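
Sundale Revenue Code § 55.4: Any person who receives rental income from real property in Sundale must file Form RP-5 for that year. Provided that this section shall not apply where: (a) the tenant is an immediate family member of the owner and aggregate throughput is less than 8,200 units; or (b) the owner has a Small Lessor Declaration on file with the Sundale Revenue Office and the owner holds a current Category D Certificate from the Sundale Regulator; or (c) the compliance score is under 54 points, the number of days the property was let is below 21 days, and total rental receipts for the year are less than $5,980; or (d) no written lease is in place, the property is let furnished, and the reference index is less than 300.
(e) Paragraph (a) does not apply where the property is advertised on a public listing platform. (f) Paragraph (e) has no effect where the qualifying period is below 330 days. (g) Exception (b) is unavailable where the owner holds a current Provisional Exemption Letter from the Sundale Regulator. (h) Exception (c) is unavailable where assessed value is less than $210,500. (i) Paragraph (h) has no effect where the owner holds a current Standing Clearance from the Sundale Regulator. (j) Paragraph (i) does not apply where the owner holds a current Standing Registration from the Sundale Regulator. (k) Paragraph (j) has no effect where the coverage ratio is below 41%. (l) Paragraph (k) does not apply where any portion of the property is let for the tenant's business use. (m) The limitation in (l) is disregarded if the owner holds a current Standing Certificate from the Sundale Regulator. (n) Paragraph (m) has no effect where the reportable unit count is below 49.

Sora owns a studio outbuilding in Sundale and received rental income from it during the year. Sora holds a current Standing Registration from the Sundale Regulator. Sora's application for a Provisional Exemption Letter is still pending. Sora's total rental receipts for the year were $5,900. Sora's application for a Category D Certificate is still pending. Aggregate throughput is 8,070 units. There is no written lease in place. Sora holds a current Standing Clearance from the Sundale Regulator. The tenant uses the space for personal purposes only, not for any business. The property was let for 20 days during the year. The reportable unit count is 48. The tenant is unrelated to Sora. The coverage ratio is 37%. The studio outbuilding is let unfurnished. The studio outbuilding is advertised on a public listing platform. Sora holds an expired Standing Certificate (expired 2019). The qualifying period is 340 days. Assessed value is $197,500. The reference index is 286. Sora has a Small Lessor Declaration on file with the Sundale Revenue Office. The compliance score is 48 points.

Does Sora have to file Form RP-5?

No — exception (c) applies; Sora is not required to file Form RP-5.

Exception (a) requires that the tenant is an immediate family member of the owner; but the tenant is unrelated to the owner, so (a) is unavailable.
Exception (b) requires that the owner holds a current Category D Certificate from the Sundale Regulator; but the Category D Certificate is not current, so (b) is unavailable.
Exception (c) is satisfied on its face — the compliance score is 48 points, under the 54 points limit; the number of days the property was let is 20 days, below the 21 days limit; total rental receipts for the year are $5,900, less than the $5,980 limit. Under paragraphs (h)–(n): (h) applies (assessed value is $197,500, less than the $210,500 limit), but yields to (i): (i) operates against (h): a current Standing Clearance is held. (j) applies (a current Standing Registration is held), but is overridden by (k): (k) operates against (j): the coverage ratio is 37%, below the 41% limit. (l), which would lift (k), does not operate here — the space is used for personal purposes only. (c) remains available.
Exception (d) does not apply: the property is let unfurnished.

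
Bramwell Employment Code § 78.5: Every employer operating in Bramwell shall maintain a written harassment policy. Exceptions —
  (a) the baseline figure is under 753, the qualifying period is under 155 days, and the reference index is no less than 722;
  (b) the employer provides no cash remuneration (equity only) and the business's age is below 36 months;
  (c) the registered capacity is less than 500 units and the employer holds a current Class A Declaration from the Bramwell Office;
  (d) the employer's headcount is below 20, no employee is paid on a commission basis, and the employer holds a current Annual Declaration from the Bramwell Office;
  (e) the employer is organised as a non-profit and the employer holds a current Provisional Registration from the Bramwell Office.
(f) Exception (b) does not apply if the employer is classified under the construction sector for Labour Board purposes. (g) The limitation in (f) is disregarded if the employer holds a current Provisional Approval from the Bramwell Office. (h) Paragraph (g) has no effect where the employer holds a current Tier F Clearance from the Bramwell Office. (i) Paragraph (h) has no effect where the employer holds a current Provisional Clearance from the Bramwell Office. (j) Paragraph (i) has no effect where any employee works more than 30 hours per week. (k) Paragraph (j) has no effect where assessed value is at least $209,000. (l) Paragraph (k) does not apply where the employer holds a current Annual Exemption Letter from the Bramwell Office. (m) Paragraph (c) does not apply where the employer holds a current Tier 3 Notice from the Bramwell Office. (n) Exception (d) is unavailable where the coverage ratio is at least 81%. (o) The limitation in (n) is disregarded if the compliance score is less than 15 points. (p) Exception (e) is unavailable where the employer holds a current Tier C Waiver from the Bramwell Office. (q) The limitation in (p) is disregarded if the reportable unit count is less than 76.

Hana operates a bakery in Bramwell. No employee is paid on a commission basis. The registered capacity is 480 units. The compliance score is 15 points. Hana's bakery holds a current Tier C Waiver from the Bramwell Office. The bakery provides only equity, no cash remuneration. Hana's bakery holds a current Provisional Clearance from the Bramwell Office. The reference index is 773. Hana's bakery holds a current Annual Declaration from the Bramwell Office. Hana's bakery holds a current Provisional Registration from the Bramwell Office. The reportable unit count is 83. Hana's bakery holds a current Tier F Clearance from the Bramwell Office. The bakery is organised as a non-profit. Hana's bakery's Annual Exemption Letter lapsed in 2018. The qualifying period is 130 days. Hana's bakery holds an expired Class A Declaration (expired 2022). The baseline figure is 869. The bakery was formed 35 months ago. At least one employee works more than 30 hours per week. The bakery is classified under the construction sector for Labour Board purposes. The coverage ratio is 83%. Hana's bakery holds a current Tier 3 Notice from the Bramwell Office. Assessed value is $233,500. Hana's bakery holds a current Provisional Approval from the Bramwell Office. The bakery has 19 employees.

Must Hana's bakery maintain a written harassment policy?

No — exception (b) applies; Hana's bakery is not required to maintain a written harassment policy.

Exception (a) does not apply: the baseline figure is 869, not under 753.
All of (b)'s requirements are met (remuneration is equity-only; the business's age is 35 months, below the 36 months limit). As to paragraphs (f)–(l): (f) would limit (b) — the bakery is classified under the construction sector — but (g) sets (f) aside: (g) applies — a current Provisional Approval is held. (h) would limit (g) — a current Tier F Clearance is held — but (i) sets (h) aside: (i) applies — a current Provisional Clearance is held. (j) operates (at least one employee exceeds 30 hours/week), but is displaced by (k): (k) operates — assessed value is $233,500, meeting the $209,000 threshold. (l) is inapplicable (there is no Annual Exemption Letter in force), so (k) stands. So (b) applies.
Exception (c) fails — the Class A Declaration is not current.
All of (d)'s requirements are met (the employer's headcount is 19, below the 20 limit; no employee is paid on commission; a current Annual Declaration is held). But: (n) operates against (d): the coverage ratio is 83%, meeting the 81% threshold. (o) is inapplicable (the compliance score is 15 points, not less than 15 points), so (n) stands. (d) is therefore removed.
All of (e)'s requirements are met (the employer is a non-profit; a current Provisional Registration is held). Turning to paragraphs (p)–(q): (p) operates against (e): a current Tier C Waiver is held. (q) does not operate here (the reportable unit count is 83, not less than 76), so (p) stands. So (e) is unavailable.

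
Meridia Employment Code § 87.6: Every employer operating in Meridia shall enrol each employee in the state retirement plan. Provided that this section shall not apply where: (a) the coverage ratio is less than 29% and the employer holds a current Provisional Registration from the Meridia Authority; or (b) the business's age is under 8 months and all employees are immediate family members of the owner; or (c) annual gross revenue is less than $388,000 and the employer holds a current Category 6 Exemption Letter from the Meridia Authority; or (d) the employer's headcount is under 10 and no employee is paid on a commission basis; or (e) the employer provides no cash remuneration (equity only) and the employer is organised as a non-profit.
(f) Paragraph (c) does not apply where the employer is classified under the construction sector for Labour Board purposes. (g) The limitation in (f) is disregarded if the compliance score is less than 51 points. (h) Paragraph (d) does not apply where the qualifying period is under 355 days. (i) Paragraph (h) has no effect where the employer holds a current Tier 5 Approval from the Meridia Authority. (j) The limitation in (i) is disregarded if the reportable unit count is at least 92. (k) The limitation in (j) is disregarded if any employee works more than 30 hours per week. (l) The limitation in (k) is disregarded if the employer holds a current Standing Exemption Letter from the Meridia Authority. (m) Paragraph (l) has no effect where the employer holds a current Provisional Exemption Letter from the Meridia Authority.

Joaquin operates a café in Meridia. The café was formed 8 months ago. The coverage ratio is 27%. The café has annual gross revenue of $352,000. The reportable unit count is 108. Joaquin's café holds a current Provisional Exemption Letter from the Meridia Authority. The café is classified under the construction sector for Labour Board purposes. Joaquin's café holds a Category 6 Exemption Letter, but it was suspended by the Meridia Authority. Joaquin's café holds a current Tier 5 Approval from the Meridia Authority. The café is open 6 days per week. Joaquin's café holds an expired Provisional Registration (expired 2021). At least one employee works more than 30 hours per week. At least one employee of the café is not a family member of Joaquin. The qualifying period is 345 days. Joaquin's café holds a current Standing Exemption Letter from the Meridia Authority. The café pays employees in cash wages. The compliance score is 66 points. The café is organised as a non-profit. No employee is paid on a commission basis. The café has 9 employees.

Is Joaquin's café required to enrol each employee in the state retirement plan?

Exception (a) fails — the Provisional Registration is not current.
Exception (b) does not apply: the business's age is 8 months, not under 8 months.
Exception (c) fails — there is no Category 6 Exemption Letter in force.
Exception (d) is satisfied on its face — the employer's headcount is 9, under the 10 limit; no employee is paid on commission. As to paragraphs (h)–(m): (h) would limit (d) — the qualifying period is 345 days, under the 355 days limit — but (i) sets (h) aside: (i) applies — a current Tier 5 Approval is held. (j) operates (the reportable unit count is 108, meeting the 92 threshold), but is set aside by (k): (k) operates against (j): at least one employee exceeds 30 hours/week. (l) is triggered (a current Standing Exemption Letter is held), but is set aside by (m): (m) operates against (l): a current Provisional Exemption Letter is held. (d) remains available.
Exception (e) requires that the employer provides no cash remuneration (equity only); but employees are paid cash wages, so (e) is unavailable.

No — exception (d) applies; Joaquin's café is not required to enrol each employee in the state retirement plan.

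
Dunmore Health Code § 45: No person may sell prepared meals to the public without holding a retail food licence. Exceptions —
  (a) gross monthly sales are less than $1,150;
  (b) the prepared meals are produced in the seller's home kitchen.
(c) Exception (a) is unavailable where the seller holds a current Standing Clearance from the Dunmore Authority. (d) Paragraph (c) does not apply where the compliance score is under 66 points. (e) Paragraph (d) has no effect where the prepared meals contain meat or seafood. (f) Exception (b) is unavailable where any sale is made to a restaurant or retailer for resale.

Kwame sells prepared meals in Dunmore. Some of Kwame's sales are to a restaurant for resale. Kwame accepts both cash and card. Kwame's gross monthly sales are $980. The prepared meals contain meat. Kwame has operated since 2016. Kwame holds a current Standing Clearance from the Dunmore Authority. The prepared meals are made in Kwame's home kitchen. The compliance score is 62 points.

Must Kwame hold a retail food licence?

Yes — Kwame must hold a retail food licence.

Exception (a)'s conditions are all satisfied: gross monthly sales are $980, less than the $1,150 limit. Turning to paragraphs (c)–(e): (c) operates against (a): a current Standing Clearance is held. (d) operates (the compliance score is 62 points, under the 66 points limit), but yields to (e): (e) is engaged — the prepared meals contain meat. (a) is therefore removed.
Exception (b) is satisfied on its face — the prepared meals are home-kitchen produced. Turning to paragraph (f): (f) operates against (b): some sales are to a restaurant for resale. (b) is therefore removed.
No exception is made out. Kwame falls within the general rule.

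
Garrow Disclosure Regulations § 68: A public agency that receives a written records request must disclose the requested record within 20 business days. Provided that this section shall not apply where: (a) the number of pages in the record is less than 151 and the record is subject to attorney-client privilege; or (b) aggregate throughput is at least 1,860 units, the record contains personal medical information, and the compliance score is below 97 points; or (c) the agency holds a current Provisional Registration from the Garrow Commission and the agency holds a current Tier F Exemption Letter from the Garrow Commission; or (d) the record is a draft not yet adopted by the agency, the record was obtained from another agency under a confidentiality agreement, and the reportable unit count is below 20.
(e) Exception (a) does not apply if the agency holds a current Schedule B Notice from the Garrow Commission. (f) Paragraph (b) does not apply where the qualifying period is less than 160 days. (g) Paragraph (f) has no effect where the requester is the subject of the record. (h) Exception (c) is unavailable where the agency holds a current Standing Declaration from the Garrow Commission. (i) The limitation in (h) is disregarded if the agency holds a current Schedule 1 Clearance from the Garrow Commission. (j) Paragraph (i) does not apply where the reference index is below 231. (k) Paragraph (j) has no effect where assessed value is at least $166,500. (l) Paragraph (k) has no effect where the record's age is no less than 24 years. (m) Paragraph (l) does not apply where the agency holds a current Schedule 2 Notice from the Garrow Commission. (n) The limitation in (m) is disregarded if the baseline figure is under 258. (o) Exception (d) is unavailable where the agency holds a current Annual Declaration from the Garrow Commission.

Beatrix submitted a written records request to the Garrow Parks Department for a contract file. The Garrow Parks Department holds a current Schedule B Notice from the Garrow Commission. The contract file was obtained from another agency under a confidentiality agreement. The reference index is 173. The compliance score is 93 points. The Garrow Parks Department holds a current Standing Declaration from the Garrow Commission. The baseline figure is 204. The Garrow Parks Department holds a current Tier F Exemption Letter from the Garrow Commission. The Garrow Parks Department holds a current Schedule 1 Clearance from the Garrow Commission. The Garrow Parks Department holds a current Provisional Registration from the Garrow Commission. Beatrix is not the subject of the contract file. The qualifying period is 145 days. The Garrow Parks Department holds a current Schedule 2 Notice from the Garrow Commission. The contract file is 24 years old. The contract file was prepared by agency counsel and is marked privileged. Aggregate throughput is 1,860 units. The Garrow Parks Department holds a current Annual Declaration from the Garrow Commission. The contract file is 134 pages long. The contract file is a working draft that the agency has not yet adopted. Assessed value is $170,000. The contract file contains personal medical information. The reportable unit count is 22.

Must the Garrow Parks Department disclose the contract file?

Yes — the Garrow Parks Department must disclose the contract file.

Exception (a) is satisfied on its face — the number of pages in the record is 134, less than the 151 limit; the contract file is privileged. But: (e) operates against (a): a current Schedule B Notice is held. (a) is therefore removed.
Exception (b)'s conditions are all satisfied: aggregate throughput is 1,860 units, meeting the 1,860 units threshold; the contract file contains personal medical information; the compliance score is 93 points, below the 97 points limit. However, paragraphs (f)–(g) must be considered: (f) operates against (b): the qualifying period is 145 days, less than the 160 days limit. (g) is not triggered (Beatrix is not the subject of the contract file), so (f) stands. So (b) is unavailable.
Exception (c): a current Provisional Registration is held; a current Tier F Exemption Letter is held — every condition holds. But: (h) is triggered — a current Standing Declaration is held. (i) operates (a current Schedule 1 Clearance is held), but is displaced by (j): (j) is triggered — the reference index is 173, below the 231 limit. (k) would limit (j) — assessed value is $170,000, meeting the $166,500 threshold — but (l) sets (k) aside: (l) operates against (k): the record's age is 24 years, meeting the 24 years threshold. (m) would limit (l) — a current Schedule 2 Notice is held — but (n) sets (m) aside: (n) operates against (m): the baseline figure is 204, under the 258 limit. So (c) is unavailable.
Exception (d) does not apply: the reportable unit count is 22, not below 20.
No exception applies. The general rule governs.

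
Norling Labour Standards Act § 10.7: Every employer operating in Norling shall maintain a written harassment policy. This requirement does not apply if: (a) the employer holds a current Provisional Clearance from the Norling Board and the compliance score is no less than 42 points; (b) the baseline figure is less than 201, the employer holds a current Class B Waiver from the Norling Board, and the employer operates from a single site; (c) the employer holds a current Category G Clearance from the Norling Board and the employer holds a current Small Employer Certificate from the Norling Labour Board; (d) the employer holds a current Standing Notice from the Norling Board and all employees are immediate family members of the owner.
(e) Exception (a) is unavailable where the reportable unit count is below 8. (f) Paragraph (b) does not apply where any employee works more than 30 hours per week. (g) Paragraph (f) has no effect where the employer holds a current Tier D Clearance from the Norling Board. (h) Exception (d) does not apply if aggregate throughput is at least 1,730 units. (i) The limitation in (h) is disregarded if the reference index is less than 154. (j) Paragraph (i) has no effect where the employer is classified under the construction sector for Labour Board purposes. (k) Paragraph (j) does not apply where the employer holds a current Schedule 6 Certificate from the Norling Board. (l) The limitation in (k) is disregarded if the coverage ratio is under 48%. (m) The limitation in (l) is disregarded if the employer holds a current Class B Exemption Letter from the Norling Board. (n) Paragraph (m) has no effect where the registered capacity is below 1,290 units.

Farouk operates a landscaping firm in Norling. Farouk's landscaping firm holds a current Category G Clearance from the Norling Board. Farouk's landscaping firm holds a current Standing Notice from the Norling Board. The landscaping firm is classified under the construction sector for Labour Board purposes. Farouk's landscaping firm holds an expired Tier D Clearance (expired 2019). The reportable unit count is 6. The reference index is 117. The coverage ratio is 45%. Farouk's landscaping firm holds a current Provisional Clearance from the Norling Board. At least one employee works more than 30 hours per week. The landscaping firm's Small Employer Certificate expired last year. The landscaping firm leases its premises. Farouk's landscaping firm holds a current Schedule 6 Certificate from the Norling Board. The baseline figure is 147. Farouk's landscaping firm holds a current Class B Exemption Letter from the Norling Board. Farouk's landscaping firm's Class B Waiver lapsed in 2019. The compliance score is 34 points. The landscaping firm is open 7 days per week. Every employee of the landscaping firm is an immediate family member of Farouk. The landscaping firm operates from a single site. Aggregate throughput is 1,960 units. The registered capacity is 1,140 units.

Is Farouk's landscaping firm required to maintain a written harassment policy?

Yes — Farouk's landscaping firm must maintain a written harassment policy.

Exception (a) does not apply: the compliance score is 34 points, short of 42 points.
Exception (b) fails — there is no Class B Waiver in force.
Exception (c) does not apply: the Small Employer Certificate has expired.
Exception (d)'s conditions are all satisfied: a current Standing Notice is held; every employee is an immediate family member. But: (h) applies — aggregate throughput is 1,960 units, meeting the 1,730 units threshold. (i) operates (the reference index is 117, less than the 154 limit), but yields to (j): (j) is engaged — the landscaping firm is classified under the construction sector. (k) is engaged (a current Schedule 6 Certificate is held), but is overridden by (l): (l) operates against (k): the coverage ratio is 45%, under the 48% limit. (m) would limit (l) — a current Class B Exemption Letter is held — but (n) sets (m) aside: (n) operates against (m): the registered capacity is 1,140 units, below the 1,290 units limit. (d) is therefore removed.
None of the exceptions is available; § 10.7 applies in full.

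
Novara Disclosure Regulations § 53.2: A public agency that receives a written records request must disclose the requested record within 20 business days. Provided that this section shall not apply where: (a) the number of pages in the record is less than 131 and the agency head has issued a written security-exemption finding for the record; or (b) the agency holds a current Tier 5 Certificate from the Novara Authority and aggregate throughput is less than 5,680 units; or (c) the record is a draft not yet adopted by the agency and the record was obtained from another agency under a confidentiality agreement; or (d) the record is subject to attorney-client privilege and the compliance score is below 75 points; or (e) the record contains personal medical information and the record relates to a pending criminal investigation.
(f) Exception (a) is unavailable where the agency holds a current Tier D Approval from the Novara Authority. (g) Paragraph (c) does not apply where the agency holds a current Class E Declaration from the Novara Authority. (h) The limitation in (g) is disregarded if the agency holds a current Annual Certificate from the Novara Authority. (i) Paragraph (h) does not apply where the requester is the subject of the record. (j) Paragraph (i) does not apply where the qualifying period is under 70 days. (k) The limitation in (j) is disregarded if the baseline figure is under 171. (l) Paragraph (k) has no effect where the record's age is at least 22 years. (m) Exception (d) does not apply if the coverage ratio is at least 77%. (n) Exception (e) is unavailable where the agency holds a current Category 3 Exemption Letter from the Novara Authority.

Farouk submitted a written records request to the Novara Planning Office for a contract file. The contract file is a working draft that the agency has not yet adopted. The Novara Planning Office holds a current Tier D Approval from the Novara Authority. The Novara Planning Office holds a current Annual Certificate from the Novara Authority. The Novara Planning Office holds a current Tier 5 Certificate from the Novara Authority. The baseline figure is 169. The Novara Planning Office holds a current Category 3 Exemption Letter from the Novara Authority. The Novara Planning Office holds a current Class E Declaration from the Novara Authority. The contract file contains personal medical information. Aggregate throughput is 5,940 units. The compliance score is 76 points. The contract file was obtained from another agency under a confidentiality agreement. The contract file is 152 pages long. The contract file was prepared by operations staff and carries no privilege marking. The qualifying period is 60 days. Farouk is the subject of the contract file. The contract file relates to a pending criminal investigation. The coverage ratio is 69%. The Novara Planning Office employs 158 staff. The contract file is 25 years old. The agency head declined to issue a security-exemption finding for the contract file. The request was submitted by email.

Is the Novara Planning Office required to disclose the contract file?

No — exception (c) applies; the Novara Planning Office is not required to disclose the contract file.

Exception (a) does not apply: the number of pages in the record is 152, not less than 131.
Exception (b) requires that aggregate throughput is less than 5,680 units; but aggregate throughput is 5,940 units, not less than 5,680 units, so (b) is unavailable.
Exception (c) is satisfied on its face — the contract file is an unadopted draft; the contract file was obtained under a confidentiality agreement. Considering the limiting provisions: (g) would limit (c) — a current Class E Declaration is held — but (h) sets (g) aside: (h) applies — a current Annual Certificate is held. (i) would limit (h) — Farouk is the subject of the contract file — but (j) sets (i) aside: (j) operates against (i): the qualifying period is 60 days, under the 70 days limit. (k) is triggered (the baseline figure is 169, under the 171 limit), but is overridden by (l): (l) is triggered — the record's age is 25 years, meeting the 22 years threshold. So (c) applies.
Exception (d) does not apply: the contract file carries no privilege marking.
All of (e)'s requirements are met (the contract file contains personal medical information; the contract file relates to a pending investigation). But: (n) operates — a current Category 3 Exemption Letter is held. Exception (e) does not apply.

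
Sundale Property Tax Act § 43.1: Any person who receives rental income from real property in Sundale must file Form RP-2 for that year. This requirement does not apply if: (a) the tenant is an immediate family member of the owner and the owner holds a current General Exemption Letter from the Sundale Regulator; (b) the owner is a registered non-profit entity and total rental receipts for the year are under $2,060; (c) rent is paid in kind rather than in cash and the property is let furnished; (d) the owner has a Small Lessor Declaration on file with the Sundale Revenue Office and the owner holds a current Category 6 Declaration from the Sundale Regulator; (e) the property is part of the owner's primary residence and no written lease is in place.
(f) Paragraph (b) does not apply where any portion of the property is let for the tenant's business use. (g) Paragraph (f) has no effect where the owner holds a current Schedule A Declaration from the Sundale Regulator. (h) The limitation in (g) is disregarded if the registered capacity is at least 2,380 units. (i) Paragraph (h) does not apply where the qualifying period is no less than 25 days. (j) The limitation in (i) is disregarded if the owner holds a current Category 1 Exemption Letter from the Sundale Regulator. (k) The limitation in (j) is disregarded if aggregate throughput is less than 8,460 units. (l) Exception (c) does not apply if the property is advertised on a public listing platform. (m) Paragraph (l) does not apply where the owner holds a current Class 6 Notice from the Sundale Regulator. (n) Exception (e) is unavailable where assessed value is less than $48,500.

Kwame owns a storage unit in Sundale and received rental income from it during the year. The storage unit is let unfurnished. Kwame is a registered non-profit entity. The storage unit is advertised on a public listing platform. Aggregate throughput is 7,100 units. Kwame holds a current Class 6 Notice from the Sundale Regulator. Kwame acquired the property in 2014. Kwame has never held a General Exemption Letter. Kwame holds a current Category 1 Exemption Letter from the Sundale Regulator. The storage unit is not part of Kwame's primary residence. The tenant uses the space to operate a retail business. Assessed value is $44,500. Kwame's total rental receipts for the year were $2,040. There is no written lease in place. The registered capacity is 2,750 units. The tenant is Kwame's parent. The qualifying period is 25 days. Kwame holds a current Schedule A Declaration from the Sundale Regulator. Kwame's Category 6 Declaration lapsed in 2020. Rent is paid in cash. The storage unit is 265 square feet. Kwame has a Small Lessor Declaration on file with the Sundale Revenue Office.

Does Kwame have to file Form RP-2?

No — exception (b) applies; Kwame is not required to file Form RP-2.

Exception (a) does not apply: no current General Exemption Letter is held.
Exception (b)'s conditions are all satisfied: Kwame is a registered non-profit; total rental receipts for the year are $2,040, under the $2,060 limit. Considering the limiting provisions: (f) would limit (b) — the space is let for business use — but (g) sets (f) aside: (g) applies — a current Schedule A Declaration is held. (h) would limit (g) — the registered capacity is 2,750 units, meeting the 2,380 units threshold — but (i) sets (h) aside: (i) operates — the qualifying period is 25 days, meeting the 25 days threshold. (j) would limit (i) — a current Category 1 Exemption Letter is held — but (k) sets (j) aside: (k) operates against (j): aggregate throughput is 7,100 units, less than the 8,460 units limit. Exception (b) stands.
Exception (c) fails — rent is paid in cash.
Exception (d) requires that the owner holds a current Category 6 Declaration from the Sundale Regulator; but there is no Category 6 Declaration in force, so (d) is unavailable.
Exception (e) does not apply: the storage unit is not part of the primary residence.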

──────────────────────────────

§ Action item:
The lines above that include "seller" should each be listed.

§ Answer for the task:
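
  (b) the prepared meals are produced in the seller's home kitchen.
(c) Exception (a) is unavailable where the seller holds a current Standing Clearance from the Dunmore Authority. (d) Paragraph (c) does not apply where the compliance score is under 66 points. (e) Paragraph (d) has no effect where the prepared meals contain meat or seafood. (f) Exception (b) is unavailable where any sale is made to a restaurant or retailer for resale.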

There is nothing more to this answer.